_Exercise details_
Look through the material below and return every line that contains "system".

_Supplied material_
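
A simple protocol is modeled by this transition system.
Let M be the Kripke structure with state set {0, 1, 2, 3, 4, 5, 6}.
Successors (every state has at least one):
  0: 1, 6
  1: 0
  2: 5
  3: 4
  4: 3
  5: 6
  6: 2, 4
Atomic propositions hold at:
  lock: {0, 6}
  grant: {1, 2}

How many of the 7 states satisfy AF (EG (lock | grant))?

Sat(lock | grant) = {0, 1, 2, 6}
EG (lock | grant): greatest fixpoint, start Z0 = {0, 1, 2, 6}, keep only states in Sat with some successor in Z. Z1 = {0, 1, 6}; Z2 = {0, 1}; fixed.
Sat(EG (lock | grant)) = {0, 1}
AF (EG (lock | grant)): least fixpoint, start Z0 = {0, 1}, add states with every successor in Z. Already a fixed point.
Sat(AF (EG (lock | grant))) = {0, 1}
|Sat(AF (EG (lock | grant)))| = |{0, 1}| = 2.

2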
==
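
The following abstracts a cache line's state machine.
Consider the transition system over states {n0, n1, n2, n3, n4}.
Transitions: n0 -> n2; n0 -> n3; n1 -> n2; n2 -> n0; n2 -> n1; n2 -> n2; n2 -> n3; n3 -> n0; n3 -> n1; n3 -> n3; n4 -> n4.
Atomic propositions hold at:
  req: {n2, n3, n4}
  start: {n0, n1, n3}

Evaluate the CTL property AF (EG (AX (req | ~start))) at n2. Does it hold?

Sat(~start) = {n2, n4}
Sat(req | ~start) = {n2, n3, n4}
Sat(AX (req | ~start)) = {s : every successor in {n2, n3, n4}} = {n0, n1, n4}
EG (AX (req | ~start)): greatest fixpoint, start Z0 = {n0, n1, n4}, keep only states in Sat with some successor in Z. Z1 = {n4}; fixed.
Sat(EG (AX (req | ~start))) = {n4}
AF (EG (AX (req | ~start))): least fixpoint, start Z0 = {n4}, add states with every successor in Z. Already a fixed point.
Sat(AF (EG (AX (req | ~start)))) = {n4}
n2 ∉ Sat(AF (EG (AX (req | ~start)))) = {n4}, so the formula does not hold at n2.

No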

_Answer section_
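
A simple protocol is modeled by this transition system.
Consider the transition system over states {n0, n1, n2, n3, n4}.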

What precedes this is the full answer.